> WHAT TO DO
Filter the listing below for "scheduling" and report every line that has it.

> DATA FOR THIS EXERCISE

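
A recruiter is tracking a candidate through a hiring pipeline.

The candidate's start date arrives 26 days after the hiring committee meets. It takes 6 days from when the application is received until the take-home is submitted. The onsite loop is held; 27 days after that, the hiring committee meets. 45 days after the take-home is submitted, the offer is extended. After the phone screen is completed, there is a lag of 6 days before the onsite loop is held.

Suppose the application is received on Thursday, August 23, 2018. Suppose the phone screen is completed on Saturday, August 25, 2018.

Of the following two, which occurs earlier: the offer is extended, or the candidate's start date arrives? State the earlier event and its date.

The offer is extended — Saturday, October 13, 2018

The application is received: Aug 23, 2018.
The take-home is submitted: Aug 23, 2018 + 6 days = Aug 29, 2018.
The offer is extended: Aug 29, 2018 + 45 days = Oct 13, 2018.
The phone screen is completed: Aug 25, 2018.
The onsite loop is held: Aug 25, 2018 + 6 days = Aug 31, 2018.
The hiring committee meets: Aug 31, 2018 + 27 days = Sep 27, 2018.
The candidate's start date arrives: Sep 27, 2018 + 26 days = Oct 23, 2018.
Comparing: the offer is extended on Oct 13, 2018 vs the candidate's start date arrives on Oct 23, 2018. Earlier: the offer is extended.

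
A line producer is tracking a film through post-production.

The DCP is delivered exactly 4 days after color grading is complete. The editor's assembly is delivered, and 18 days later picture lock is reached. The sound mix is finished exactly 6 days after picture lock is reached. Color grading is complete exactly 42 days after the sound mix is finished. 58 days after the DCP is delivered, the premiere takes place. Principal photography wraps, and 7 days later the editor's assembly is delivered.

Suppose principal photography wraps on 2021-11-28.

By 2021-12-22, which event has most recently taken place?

Principal photography wraps: Nov 28, 2021.
The editor's assembly is delivered: Nov 28, 2021 + 7 days = Dec 5, 2021.
Picture lock is reached: Dec 5, 2021 + 18 days = Dec 23, 2021.
The sound mix is finished: Dec 23, 2021 + 6 days = Dec 29, 2021.
Color grading is complete: Dec 29, 2021 + 42 days = Feb 9, 2022.
The DCP is delivered: Feb 9, 2022 + 4 days = Feb 13, 2022.
The premiere takes place: Feb 13, 2022 + 58 days = Apr 12, 2022.
Dec 22, 2021 falls between when the editor's assembly is delivered (Dec 5, 2021) and when picture lock is reached (Dec 23, 2021).

The editor's assembly is delivered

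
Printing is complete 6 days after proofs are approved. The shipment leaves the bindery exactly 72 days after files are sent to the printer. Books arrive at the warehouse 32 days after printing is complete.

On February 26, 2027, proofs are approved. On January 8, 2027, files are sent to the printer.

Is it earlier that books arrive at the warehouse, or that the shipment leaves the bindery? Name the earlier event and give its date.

The shipment leaves the bindery — March 21, 2027

Proofs are approved: Feb 26, 2027.
Printing is complete: Feb 26, 2027 + 6 days = Mar 4, 2027.
Books arrive at the warehouse: Mar 4, 2027 + 32 days = Apr 5, 2027.
Files are sent to the printer: Jan 8, 2027.
The shipment leaves the bindery: Jan 8, 2027 + 72 days = Mar 21, 2027.
Comparing: books arrive at the warehouse on Apr 5, 2027 vs the shipment leaves the bindery on Mar 21, 2027. Earlier: the shipment leaves the bindery.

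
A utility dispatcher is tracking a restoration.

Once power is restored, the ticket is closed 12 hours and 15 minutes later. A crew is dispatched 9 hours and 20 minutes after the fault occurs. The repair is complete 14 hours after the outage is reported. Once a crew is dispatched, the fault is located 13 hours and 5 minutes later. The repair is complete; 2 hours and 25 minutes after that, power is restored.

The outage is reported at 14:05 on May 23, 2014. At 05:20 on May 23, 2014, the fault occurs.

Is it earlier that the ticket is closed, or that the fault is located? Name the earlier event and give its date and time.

The fault is located — 03:45 on May 24, 2014

The outage is reported: 14:05 May 23, 2014.
The repair is complete: 14:05 May 23, 2014 + 14h = 04:05 May 24, 2014.
Power is restored: 04:05 May 24, 2014 + 2h25m = 06:30 May 24, 2014.
The ticket is closed: 06:30 May 24, 2014 + 12h15m = 18:45 May 24, 2014.
The fault occurs: 05:20 May 23, 2014.
A crew is dispatched: 05:20 May 23, 2014 + 9h20m = 14:40 May 23, 2014.
The fault is located: 14:40 May 23, 2014 + 13h05m = 03:45 May 24, 2014.
Comparing: the ticket is closed at 18:45 May 24, 2014 vs the fault is located at 03:45 May 24, 2014. Earlier: the fault is located.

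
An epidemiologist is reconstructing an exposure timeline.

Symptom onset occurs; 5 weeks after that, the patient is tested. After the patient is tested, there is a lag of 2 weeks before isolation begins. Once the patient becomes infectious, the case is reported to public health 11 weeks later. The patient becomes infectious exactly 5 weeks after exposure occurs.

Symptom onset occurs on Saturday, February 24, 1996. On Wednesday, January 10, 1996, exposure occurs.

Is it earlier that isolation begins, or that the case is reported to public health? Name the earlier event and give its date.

Isolation begins — Saturday, April 13, 1996

Symptom onset occurs: Feb 24, 1996.
The patient is tested: Feb 24, 1996 + 5 weeks = Mar 30, 1996.
Isolation begins: Mar 30, 1996 + 2 weeks = Apr 13, 1996.
Exposure occurs: Jan 10, 1996.
The patient becomes infectious: Jan 10, 1996 + 5 weeks = Feb 14, 1996.
The case is reported to public health: Feb 14, 1996 + 11 weeks = May 1, 1996.
Comparing: isolation begins on Apr 13, 1996 vs the case is reported to public health on May 1, 1996. Earlier: isolation begins.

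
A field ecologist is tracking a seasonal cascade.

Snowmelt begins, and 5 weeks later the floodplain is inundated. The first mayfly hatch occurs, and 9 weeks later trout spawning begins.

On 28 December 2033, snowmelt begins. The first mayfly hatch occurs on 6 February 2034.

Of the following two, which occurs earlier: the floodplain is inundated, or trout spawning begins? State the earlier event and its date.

Snowmelt begins: Dec 28, 2033.
The floodplain is inundated: Dec 28, 2033 + 5 weeks = Feb 1, 2034.
The first mayfly hatch occurs: Feb 6, 2034.
Trout spawning begins: Feb 6, 2034 + 9 weeks = Apr 10, 2034.
Comparing: the floodplain is inundated on Feb 1, 2034 vs trout spawning begins on Apr 10, 2034. Earlier: the floodplain is inundated.

The floodplain is inundated — 1 February 2034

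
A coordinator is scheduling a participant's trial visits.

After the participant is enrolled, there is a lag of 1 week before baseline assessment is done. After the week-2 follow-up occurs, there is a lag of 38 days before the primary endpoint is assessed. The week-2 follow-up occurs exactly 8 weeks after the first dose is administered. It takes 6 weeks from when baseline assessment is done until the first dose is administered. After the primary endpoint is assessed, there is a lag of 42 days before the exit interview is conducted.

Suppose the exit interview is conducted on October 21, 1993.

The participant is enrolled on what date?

April 19, 1993

The exit interview is conducted: Oct 21, 1993.
The primary endpoint is assessed: Oct 21, 1993 − 42 days = Sep 9, 1993.
The week-2 follow-up occurs: Sep 9, 1993 − 38 days = Aug 2, 1993.
The first dose is administered: Aug 2, 1993 − 8 weeks = Jun 7, 1993.
Baseline assessment is done: Jun 7, 1993 − 6 weeks = Apr 26, 1993.
The participant is enrolled: Apr 26, 1993 − 1 week = Apr 19, 1993.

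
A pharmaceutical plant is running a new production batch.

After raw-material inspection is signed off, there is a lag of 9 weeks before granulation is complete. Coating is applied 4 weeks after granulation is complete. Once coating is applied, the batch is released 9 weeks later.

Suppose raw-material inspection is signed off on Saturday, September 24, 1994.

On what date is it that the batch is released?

Saturday, February 25, 1995

Raw-material inspection is signed off: Sep 24, 1994.
Granulation is complete: Sep 24, 1994 + 9 weeks = Nov 26, 1994.
Coating is applied: Nov 26, 1994 + 4 weeks = Dec 24, 1994.
The batch is released: Dec 24, 1994 + 9 weeks = Feb 25, 1995.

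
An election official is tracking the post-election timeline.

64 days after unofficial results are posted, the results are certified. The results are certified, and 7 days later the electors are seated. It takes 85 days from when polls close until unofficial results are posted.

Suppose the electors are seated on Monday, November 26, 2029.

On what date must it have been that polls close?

Saturday, June 23, 2029

The electors are seated: Nov 26, 2029.
The results are certified: Nov 26, 2029 − 7 days = Nov 19, 2029.
Unofficial results are posted: Nov 19, 2029 − 64 days = Sep 16, 2029.
Polls close: Sep 16, 2029 − 85 days = Jun 23, 2029.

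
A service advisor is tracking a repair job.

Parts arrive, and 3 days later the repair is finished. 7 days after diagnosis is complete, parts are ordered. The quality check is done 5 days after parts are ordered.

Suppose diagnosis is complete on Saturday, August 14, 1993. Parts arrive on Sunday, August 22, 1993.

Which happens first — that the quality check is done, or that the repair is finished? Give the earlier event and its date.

Diagnosis is complete: Aug 14, 1993.
Parts are ordered: Aug 14, 1993 + 7 days = Aug 21, 1993.
The quality check is done: Aug 21, 1993 + 5 days = Aug 26, 1993.
Parts arrive: Aug 22, 1993.
The repair is finished: Aug 22, 1993 + 3 days = Aug 25, 1993.
Comparing: the quality check is done on Aug 26, 1993 vs the repair is finished on Aug 25, 1993. Earlier: the repair is finished.

The repair is finished — Wednesday, August 25, 1993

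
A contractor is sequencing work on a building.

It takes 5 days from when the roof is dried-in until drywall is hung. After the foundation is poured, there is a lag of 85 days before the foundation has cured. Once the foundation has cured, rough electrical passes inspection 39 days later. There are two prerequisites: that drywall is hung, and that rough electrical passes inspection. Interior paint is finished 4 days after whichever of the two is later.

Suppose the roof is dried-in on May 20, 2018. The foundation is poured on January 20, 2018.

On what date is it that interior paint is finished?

The roof is dried-in: May 20, 2018.
Drywall is hung: May 20, 2018 + 5 days = May 25, 2018.
The foundation is poured: Jan 20, 2018.
The foundation has cured: Jan 20, 2018 + 85 days = Apr 15, 2018.
Rough electrical passes inspection: Apr 15, 2018 + 39 days = May 24, 2018.
Both prerequisites met — drywall is hung (May 25, 2018), rough electrical passes inspection (May 24, 2018); the later is May 25, 2018.
Interior paint is finished: May 25, 2018 + 4 days = May 29, 2018.

May 29, 2018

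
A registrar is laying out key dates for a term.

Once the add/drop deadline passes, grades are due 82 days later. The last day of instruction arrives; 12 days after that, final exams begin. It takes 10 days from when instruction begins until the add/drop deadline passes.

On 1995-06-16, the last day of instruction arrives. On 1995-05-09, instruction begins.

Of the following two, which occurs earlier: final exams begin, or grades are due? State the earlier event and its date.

The last day of instruction arrives: Jun 16, 1995.
Final exams begin: Jun 16, 1995 + 12 days = Jun 28, 1995.
Instruction begins: May 9, 1995.
The add/drop deadline passes: May 9, 1995 + 10 days = May 19, 1995.
Grades are due: May 19, 1995 + 82 days = Aug 9, 1995.
Comparing: final exams begin on Jun 28, 1995 vs grades are due on Aug 9, 1995. Earlier: final exams begin.

Final exams begin — 1995-06-28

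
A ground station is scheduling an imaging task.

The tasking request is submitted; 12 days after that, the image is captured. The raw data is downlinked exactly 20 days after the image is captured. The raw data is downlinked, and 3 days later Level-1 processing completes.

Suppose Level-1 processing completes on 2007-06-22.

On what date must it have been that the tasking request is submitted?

2007-05-18

Level-1 processing completes: Jun 22, 2007.
The raw data is downlinked: Jun 22, 2007 − 3 days = Jun 19, 2007.
The image is captured: Jun 19, 2007 − 20 days = May 30, 2007.
The tasking request is submitted: May 30, 2007 − 12 days = May 18, 2007.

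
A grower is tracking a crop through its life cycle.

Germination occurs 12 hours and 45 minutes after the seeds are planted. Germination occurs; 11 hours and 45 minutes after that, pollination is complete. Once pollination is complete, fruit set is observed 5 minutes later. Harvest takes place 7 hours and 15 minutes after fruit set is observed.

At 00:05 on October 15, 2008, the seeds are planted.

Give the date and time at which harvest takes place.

The seeds are planted: 00:05 Oct 15, 2008.
Germination occurs: 00:05 Oct 15, 2008 + 12h45m = 12:50 Oct 15, 2008.
Pollination is complete: 12:50 Oct 15, 2008 + 11h45m = 00:35 Oct 16, 2008.
Fruit set is observed: 00:35 Oct 16, 2008 + 5m = 00:40 Oct 16, 2008.
Harvest takes place: 00:40 Oct 16, 2008 + 7h15m = 07:55 Oct 16, 2008.

07:55 on October 16, 2008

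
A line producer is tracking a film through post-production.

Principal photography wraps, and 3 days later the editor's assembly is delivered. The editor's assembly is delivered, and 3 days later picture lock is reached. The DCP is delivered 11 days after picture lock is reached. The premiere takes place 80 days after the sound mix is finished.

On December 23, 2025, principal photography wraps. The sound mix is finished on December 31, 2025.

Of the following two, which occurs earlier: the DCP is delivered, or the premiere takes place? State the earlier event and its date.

Principal photography wraps: Dec 23, 2025.
The editor's assembly is delivered: Dec 23, 2025 + 3 days = Dec 26, 2025.
Picture lock is reached: Dec 26, 2025 + 3 days = Dec 29, 2025.
The DCP is delivered: Dec 29, 2025 + 11 days = Jan 9, 2026.
The sound mix is finished: Dec 31, 2025.
The premiere takes place: Dec 31, 2025 + 80 days = Mar 21, 2026.
Comparing: the DCP is delivered on Jan 9, 2026 vs the premiere takes place on Mar 21, 2026. Earlier: the DCP is delivered.

The DCP is delivered — January 9, 2026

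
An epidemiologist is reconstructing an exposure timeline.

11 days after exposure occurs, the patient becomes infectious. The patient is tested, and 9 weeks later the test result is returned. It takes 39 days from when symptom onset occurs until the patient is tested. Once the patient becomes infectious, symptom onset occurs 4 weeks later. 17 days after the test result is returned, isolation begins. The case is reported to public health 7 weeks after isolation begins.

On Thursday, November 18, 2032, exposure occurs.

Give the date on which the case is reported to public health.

Monday, June 13, 2033

Exposure occurs: Nov 18, 2032.
The patient becomes infectious: Nov 18, 2032 + 11 days = Nov 29, 2032.
Symptom onset occurs: Nov 29, 2032 + 4 weeks = Dec 27, 2032.
The patient is tested: Dec 27, 2032 + 39 days = Feb 4, 2033.
The test result is returned: Feb 4, 2033 + 9 weeks = Apr 8, 2033.
Isolation begins: Apr 8, 2033 + 17 days = Apr 25, 2033.
The case is reported to public health: Apr 25, 2033 + 7 weeks = Jun 13, 2033.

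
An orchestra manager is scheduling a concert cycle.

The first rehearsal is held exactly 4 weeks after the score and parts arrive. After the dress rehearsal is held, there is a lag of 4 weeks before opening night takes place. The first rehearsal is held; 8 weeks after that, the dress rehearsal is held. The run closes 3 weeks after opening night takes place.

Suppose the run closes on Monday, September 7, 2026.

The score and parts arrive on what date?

The run closes: Sep 7, 2026.
Opening night takes place: Sep 7, 2026 − 3 weeks = Aug 17, 2026.
The dress rehearsal is held: Aug 17, 2026 − 4 weeks = Jul 20, 2026.
The first rehearsal is held: Jul 20, 2026 − 8 weeks = May 25, 2026.
The score and parts arrive: May 25, 2026 − 4 weeks = Apr 27, 2026.

Monday, April 27, 2026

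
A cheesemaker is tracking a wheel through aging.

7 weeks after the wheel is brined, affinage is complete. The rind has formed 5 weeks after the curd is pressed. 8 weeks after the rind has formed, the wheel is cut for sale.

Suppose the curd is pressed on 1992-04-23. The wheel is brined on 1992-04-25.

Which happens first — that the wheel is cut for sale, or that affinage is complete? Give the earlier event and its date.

The curd is pressed: Apr 23, 1992.
The rind has formed: Apr 23, 1992 + 5 weeks = May 28, 1992.
The wheel is cut for sale: May 28, 1992 + 8 weeks = Jul 23, 1992.
The wheel is brined: Apr 25, 1992.
Affinage is complete: Apr 25, 1992 + 7 weeks = Jun 13, 1992.
Comparing: the wheel is cut for sale on Jul 23, 1992 vs affinage is complete on Jun 13, 1992. Earlier: affinage is complete.

Affinage is complete — 1992-06-13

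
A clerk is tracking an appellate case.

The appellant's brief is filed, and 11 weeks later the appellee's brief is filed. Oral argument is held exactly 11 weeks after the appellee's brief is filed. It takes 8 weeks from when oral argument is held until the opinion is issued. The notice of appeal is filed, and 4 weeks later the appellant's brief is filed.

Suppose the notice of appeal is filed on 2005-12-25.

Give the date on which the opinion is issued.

The notice of appeal is filed: Dec 25, 2005.
The appellant's brief is filed: Dec 25, 2005 + 4 weeks = Jan 22, 2006.
The appellee's brief is filed: Jan 22, 2006 + 11 weeks = Apr 9, 2006.
Oral argument is held: Apr 9, 2006 + 11 weeks = Jun 25, 2006.
The opinion is issued: Jun 25, 2006 + 8 weeks = Aug 20, 2006.

2006-08-20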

> ANSWER SECTION
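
A coordinator is scheduling a participant's trial visits.
A ground station is scheduling an imaging task.
An orchestra manager is scheduling a concert cycle.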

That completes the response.